DATA section start

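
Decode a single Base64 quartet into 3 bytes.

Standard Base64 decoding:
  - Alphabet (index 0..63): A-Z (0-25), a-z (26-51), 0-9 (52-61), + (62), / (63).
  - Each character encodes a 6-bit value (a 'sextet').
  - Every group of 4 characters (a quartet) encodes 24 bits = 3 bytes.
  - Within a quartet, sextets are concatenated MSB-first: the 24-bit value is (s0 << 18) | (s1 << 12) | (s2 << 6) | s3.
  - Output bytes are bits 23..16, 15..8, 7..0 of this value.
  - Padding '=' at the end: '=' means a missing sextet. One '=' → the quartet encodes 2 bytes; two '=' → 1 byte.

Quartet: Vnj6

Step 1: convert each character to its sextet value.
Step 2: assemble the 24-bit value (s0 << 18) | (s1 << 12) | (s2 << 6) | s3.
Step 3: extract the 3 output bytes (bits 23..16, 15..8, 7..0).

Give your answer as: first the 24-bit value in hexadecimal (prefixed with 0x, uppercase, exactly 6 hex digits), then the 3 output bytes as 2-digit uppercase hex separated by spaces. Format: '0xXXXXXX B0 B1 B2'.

Answer: 0x5678FA 56 78 FA

Derivation:
Sextets: V=21, n=39, j=35, 6=58
24-bit: (21<<18) | (39<<12) | (35<<6) | 58
      = 0x540000 | 0x027000 | 0x0008C0 | 0x00003A
      = 0x5678FA
Bytes: (v>>16)&0xFF=56, (v>>8)&0xFF=78, v&0xFF=FA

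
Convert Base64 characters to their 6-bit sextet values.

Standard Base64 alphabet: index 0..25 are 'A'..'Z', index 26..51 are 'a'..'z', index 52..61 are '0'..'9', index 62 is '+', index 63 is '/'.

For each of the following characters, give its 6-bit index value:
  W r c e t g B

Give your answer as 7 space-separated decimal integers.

'W': A..Z range, ord('W') − ord('A') = 22
'r': a..z range, 26 + ord('r') − ord('a') = 43
'c': a..z range, 26 + ord('c') − ord('a') = 28
'e': a..z range, 26 + ord('e') − ord('a') = 30
't': a..z range, 26 + ord('t') − ord('a') = 45
'g': a..z range, 26 + ord('g') − ord('a') = 32
'B': A..Z range, ord('B') − ord('A') = 1

Answer: 22 43 28 30 45 32 1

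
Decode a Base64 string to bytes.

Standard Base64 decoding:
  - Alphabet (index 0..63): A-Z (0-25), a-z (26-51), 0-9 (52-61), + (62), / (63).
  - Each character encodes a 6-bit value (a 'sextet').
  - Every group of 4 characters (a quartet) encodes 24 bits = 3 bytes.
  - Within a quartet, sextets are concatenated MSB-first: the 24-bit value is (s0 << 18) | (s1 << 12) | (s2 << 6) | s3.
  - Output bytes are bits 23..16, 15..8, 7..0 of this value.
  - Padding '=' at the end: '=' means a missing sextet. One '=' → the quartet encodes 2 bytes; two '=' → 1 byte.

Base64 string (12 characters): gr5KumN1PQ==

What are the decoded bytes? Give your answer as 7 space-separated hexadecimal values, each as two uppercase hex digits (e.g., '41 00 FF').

Answer: 82 BE 4A BA 63 75 3D

Derivation:
After char 0 ('g'=32): chars_in_quartet=1 acc=0x20 bytes_emitted=0
After char 1 ('r'=43): chars_in_quartet=2 acc=0x82B bytes_emitted=0
After char 2 ('5'=57): chars_in_quartet=3 acc=0x20AF9 bytes_emitted=0
After char 3 ('K'=10): chars_in_quartet=4 acc=0x82BE4A -> emit 82 BE 4A, reset; bytes_emitted=3
After char 4 ('u'=46): chars_in_quartet=1 acc=0x2E bytes_emitted=3
After char 5 ('m'=38): chars_in_quartet=2 acc=0xBA6 bytes_emitted=3
After char 6 ('N'=13): chars_in_quartet=3 acc=0x2E98D bytes_emitted=3
After char 7 ('1'=53): chars_in_quartet=4 acc=0xBA6375 -> emit BA 63 75, reset; bytes_emitted=6
After char 8 ('P'=15): chars_in_quartet=1 acc=0xF bytes_emitted=6
After char 9 ('Q'=16): chars_in_quartet=2 acc=0x3D0 bytes_emitted=6
Padding '==': partial quartet acc=0x3D0 -> emit 3D; bytes_emitted=7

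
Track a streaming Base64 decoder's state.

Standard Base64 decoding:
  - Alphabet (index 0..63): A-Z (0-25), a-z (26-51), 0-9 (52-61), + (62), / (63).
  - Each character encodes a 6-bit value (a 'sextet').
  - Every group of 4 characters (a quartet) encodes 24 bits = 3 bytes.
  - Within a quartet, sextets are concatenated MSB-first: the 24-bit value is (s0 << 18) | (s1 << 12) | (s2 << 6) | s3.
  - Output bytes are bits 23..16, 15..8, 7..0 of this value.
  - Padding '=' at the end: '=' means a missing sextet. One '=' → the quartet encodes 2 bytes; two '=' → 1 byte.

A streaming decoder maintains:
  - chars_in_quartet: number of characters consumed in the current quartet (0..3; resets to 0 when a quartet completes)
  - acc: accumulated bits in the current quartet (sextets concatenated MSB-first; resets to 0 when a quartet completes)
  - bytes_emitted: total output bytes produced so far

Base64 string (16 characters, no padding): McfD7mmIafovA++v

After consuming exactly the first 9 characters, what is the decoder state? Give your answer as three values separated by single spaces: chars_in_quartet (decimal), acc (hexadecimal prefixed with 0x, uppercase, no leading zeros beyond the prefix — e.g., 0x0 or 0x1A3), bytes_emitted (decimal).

After char 0 ('M'=12): chars_in_quartet=1 acc=0xC bytes_emitted=0
After char 1 ('c'=28): chars_in_quartet=2 acc=0x31C bytes_emitted=0
After char 2 ('f'=31): chars_in_quartet=3 acc=0xC71F bytes_emitted=0
After char 3 ('D'=3): chars_in_quartet=4 acc=0x31C7C3 -> emit 31 C7 C3, reset; bytes_emitted=3
After char 4 ('7'=59): chars_in_quartet=1 acc=0x3B bytes_emitted=3
After char 5 ('m'=38): chars_in_quartet=2 acc=0xEE6 bytes_emitted=3
After char 6 ('m'=38): chars_in_quartet=3 acc=0x3B9A6 bytes_emitted=3
After char 7 ('I'=8): chars_in_quartet=4 acc=0xEE6988 -> emit EE 69 88, reset; bytes_emitted=6
After char 8 ('a'=26): chars_in_quartet=1 acc=0x1A bytes_emitted=6

Answer: 1 0x1A 6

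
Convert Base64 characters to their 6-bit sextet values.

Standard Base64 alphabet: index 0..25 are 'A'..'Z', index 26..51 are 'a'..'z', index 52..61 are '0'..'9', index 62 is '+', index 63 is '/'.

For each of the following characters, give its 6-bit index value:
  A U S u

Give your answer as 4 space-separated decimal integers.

Answer: 0 20 18 46

Derivation:
'A': A..Z range, ord('A') − ord('A') = 0
'U': A..Z range, ord('U') − ord('A') = 20
'S': A..Z range, ord('S') − ord('A') = 18
'u': a..z range, 26 + ord('u') − ord('a') = 46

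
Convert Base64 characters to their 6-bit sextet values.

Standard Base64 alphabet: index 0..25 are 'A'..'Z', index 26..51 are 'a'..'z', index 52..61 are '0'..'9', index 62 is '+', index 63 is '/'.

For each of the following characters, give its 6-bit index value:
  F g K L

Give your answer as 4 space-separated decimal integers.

'F': A..Z range, ord('F') − ord('A') = 5
'g': a..z range, 26 + ord('g') − ord('a') = 32
'K': A..Z range, ord('K') − ord('A') = 10
'L': A..Z range, ord('L') − ord('A') = 11

Answer: 5 32 10 11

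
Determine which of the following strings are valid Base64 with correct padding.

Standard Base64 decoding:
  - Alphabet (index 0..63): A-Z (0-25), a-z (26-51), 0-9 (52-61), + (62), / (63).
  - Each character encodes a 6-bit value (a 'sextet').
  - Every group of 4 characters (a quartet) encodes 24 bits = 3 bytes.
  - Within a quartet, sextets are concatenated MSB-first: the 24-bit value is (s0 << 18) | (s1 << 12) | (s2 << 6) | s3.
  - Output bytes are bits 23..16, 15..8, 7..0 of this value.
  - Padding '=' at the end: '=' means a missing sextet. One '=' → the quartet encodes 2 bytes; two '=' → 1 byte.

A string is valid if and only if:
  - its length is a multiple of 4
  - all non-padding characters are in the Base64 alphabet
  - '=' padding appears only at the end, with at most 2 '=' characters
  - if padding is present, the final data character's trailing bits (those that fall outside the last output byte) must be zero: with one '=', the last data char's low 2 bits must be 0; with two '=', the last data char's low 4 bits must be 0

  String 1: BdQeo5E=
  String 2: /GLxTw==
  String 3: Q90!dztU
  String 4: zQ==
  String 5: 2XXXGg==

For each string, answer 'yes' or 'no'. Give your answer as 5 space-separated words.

String 1: 'BdQeo5E=' → valid
String 2: '/GLxTw==' → valid
String 3: 'Q90!dztU' → invalid (bad char(s): ['!'])
String 4: 'zQ==' → valid
String 5: '2XXXGg==' → valid

Answer: yes yes no yes yes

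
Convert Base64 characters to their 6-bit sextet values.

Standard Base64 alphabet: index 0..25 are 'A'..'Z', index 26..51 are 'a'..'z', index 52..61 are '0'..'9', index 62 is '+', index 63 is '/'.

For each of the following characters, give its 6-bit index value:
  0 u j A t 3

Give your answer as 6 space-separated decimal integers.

'0': 0..9 range, 52 + ord('0') − ord('0') = 52
'u': a..z range, 26 + ord('u') − ord('a') = 46
'j': a..z range, 26 + ord('j') − ord('a') = 35
'A': A..Z range, ord('A') − ord('A') = 0
't': a..z range, 26 + ord('t') − ord('a') = 45
'3': 0..9 range, 52 + ord('3') − ord('0') = 55

Answer: 52 46 35 0 45 55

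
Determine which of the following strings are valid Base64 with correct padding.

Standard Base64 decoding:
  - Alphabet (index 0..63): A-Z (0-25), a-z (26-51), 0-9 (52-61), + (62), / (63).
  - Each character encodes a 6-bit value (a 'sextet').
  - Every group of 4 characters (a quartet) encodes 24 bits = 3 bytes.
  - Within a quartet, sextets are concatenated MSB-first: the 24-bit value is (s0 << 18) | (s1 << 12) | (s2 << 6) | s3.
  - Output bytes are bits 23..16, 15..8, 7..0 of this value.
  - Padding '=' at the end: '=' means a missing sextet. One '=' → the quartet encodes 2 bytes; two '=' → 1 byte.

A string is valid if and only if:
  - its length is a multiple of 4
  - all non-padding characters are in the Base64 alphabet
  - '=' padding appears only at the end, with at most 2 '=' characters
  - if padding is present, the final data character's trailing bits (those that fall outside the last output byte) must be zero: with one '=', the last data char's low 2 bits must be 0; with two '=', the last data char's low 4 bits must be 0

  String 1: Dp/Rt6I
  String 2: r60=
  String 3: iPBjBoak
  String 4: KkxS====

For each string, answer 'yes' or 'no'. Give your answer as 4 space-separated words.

Answer: no yes yes no

Derivation:
String 1: 'Dp/Rt6I' → invalid (len=7 not mult of 4)
String 2: 'r60=' → valid
String 3: 'iPBjBoak' → valid
String 4: 'KkxS====' → invalid (4 pad chars (max 2))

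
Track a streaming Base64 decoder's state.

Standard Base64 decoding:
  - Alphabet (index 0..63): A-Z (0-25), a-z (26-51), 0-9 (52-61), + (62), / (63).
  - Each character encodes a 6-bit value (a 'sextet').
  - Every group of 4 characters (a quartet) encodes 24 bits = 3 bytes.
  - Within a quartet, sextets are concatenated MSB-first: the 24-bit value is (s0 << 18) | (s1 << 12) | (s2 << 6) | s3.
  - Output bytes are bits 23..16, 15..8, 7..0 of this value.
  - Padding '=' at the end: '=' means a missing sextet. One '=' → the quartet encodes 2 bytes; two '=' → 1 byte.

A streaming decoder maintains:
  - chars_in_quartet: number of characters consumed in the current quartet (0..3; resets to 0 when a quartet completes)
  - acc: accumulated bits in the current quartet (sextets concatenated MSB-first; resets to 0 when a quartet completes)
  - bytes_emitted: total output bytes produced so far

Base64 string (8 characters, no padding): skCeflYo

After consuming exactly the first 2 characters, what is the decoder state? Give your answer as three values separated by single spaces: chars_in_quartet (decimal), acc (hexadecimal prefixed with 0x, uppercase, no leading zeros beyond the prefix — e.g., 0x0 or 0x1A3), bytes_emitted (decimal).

After char 0 ('s'=44): chars_in_quartet=1 acc=0x2C bytes_emitted=0
After char 1 ('k'=36): chars_in_quartet=2 acc=0xB24 bytes_emitted=0

Answer: 2 0xB24 0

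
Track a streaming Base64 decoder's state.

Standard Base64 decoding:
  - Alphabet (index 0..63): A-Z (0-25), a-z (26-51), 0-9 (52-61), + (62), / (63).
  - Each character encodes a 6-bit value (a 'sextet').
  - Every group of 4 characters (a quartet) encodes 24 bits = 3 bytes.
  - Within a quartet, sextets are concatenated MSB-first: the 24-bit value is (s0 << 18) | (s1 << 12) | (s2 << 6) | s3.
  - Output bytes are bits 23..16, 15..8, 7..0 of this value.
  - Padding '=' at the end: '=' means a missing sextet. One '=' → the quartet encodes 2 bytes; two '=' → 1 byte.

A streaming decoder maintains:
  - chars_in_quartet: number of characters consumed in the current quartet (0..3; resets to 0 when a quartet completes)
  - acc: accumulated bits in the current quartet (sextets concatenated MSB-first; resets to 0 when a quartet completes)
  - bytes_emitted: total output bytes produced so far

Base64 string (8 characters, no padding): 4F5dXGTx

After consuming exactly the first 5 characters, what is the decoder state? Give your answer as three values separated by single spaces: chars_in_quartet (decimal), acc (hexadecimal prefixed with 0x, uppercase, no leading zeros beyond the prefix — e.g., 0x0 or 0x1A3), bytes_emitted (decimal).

After char 0 ('4'=56): chars_in_quartet=1 acc=0x38 bytes_emitted=0
After char 1 ('F'=5): chars_in_quartet=2 acc=0xE05 bytes_emitted=0
After char 2 ('5'=57): chars_in_quartet=3 acc=0x38179 bytes_emitted=0
After char 3 ('d'=29): chars_in_quartet=4 acc=0xE05E5D -> emit E0 5E 5D, reset; bytes_emitted=3
After char 4 ('X'=23): chars_in_quartet=1 acc=0x17 bytes_emitted=3

Answer: 1 0x17 3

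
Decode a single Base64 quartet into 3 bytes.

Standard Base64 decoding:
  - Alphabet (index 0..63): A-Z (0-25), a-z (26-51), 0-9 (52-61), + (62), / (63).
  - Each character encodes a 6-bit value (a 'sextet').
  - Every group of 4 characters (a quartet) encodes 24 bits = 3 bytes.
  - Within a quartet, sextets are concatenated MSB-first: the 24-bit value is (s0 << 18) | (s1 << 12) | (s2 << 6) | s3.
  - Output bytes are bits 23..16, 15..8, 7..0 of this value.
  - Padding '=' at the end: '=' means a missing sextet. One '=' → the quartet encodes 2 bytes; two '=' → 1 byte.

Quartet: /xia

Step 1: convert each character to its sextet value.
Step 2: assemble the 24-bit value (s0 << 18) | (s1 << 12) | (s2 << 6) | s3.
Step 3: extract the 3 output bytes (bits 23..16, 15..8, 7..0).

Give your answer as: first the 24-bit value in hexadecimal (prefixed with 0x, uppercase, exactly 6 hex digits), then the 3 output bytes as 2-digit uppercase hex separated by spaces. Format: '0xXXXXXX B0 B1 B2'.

Sextets: /=63, x=49, i=34, a=26
24-bit: (63<<18) | (49<<12) | (34<<6) | 26
      = 0xFC0000 | 0x031000 | 0x000880 | 0x00001A
      = 0xFF189A
Bytes: (v>>16)&0xFF=FF, (v>>8)&0xFF=18, v&0xFF=9A

Answer: 0xFF189A FF 18 9A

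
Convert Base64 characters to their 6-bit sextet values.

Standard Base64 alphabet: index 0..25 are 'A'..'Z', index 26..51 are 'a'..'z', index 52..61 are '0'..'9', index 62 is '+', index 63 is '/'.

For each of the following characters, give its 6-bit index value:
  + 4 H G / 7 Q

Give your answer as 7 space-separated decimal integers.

'+': index 62
'4': 0..9 range, 52 + ord('4') − ord('0') = 56
'H': A..Z range, ord('H') − ord('A') = 7
'G': A..Z range, ord('G') − ord('A') = 6
'/': index 63
'7': 0..9 range, 52 + ord('7') − ord('0') = 59
'Q': A..Z range, ord('Q') − ord('A') = 16

Answer: 62 56 7 6 63 59 16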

DATA section end

YOUR OBJECTIVE: Restate verbatim all lines from the start of the data through the line containing "Decode a Base64 string to bytes.", with both ends kept.

RESULT BELOW:
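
Decode a single Base64 quartet into 3 bytes.

Standard Base64 decoding:
  - Alphabet (index 0..63): A-Z (0-25), a-z (26-51), 0-9 (52-61), + (62), / (63).
  - Each character encodes a 6-bit value (a 'sextet').
  - Every group of 4 characters (a quartet) encodes 24 bits = 3 bytes.
  - Within a quartet, sextets are concatenated MSB-first: the 24-bit value is (s0 << 18) | (s1 << 12) | (s2 << 6) | s3.
  - Output bytes are bits 23..16, 15..8, 7..0 of this value.
  - Padding '=' at the end: '=' means a missing sextet. One '=' → the quartet encodes 2 bytes; two '=' → 1 byte.

Quartet: Vnj6

Step 1: convert each character to its sextet value.
Step 2: assemble the 24-bit value (s0 << 18) | (s1 << 12) | (s2 << 6) | s3.
Step 3: extract the 3 output bytes (bits 23..16, 15..8, 7..0).

Give your answer as: first the 24-bit value in hexadecimal (prefixed with 0x, uppercase, exactly 6 hex digits), then the 3 output bytes as 2-digit uppercase hex separated by spaces. Format: '0xXXXXXX B0 B1 B2'.

Answer: 0x5678FA 56 78 FA

Derivation:
Sextets: V=21, n=39, j=35, 6=58
24-bit: (21<<18) | (39<<12) | (35<<6) | 58
      = 0x540000 | 0x027000 | 0x0008C0 | 0x00003A
      = 0x5678FA
Bytes: (v>>16)&0xFF=56, (v>>8)&0xFF=78, v&0xFF=FA

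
Convert Base64 characters to their 6-bit sextet values.

Standard Base64 alphabet: index 0..25 are 'A'..'Z', index 26..51 are 'a'..'z', index 52..61 are '0'..'9', index 62 is '+', index 63 is '/'.

For each of the following characters, give its 6-bit index value:
  W r c e t g B

Give your answer as 7 space-separated decimal integers.

'W': A..Z range, ord('W') − ord('A') = 22
'r': a..z range, 26 + ord('r') − ord('a') = 43
'c': a..z range, 26 + ord('c') − ord('a') = 28
'e': a..z range, 26 + ord('e') − ord('a') = 30
't': a..z range, 26 + ord('t') − ord('a') = 45
'g': a..z range, 26 + ord('g') − ord('a') = 32
'B': A..Z range, ord('B') − ord('A') = 1

Answer: 22 43 28 30 45 32 1

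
Decode a Base64 string to bytes.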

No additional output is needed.